- **Records**
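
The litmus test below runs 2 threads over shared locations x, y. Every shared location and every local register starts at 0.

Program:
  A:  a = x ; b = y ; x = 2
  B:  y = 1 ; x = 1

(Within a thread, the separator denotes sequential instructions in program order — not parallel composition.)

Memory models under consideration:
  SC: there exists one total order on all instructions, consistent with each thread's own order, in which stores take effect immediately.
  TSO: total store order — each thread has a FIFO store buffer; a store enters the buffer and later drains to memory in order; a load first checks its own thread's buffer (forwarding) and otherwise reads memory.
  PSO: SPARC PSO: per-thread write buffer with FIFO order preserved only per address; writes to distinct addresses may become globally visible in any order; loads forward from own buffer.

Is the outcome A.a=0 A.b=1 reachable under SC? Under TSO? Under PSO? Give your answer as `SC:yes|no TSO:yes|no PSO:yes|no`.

outcome vector order: (A.a,A.b)
SC: 3 outcomes — {(0,0) (0,1) (1,1)}
TSO: 3 outcomes — {(0,0) (0,1) (1,1)}
PSO: 4 outcomes — {(0,0) (0,1) (1,0) (1,1)}
target (0,1) ∈ {SC,TSO,PSO}

SC:yes TSO:yes PSO:yes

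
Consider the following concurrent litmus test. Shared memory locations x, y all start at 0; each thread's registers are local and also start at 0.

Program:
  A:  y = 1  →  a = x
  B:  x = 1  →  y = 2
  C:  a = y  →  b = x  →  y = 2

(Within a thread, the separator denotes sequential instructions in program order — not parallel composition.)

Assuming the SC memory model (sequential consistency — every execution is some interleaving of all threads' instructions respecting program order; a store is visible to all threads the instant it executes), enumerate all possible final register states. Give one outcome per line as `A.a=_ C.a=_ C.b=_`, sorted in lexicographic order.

A.a=0 C.a=0 C.b=0
A.a=0 C.a=0 C.b=1
A.a=0 C.a=1 C.b=0
A.a=0 C.a=1 C.b=1
A.a=0 C.a=2 C.b=1
A.a=1 C.a=0 C.b=0
A.a=1 C.a=0 C.b=1
A.a=1 C.a=1 C.b=0
A.a=1 C.a=1 C.b=1
A.a=1 C.a=2 C.b=1

outcome vector order: (A.a,C.a,C.b)
|SC outcomes| = 10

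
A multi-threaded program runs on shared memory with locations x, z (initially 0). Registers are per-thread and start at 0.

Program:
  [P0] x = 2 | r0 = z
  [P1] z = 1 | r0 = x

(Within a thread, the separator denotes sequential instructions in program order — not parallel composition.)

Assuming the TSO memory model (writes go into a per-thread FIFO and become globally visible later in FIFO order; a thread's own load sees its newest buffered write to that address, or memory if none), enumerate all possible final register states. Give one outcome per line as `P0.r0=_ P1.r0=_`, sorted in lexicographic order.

outcome vector order: (P0.r0,P1.r0)
|TSO outcomes| = 4

P0.r0=0 P1.r0=0
P0.r0=0 P1.r0=2
P0.r0=1 P1.r0=0
P0.r0=1 P1.r0=2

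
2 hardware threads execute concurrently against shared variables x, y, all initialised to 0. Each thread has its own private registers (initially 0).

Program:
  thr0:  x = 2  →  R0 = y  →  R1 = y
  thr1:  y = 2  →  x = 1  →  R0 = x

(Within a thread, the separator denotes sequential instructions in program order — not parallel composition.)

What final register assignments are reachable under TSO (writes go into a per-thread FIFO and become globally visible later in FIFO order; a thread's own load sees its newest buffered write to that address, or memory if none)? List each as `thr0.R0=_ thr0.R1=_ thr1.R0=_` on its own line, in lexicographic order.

outcome vector order: (thr0.R0,thr0.R1,thr1.R0)
|TSO outcomes| = 6

thr0.R0=0 thr0.R1=0 thr1.R0=1
thr0.R0=0 thr0.R1=0 thr1.R0=2
thr0.R0=0 thr0.R1=2 thr1.R0=1
thr0.R0=0 thr0.R1=2 thr1.R0=2
thr0.R0=2 thr0.R1=2 thr1.R0=1
thr0.R0=2 thr0.R1=2 thr1.R0=2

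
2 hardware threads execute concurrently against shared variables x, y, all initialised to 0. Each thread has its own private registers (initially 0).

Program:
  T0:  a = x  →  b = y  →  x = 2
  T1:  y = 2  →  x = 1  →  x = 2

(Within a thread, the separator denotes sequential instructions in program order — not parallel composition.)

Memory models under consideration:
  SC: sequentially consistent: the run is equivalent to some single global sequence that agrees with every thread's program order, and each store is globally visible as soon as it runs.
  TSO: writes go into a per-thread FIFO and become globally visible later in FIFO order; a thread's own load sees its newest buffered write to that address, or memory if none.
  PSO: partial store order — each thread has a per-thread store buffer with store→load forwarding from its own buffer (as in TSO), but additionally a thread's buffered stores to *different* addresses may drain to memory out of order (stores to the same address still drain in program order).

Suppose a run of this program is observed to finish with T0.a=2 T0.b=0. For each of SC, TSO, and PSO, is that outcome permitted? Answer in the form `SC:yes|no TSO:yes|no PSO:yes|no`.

outcome vector order: (T0.a,T0.b)
under SC → (0,0); (0,2); (1,2); (2,2)
under TSO → (0,0); (0,2); (1,2); (2,2)
under PSO → (0,0); (0,2); (1,0); (1,2); (2,0); (2,2)
target (2,0) ∈ {PSO}

SC:no TSO:no PSO:yes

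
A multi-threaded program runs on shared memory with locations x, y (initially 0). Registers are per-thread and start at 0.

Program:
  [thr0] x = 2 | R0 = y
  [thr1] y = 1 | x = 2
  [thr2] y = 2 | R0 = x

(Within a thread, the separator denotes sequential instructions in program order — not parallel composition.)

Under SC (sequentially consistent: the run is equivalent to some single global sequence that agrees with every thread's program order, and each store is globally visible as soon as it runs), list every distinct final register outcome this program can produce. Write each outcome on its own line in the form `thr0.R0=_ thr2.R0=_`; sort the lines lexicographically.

outcome vector order: (thr0.R0,thr2.R0)
|SC outcomes| = 5

thr0.R0=0 thr2.R0=2
thr0.R0=1 thr2.R0=0
thr0.R0=1 thr2.R0=2
thr0.R0=2 thr2.R0=0
thr0.R0=2 thr2.R0=2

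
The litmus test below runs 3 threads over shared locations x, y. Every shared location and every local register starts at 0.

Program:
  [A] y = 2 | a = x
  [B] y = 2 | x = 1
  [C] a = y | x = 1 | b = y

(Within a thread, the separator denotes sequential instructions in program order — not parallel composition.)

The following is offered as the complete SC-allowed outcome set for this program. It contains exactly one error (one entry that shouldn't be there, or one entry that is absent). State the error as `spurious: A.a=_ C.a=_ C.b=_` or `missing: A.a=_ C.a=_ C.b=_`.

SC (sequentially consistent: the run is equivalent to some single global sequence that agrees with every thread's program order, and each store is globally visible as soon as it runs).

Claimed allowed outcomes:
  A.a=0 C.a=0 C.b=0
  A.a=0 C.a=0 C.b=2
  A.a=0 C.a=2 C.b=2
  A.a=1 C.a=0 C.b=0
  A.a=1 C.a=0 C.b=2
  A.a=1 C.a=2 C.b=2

outcome vector order: (A.a,C.a,C.b)
SC (5): <0 0 2>, <0 2 2>, <1 0 0>, <1 0 2>, <1 2 2>
claimed∖SC = {<0 0 0>}

spurious: A.a=0 C.a=0 C.b=0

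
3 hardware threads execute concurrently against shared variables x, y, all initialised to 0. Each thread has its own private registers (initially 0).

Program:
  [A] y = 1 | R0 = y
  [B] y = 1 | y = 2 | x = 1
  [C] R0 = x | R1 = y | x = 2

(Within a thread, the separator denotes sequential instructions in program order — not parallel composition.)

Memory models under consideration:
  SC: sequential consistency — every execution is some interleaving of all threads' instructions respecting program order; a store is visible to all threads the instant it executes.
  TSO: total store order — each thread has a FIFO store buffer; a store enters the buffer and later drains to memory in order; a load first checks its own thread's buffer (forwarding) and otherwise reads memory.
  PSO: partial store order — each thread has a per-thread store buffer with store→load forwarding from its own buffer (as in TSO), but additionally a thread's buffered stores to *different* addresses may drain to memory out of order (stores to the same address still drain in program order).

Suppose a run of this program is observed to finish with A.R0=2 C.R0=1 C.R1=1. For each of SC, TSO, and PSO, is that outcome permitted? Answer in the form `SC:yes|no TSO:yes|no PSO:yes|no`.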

- **Activity**
Beginning at the top of the data, extract each line through the line containing "SC: there exists" and return those lines exactly, with nothing added.

- **The completed task**
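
The litmus test below runs 2 threads over shared locations x, y. Every shared location and every local register starts at 0.

Program:
  A:  a = x ; b = y ; x = 2
  B:  y = 1 ; x = 1

(Within a thread, the separator denotes sequential instructions in program order — not parallel composition.)

Memory models under consideration:
  SC: there exists one total order on all instructions, consistent with each thread's own order, in which stores take effect immediately.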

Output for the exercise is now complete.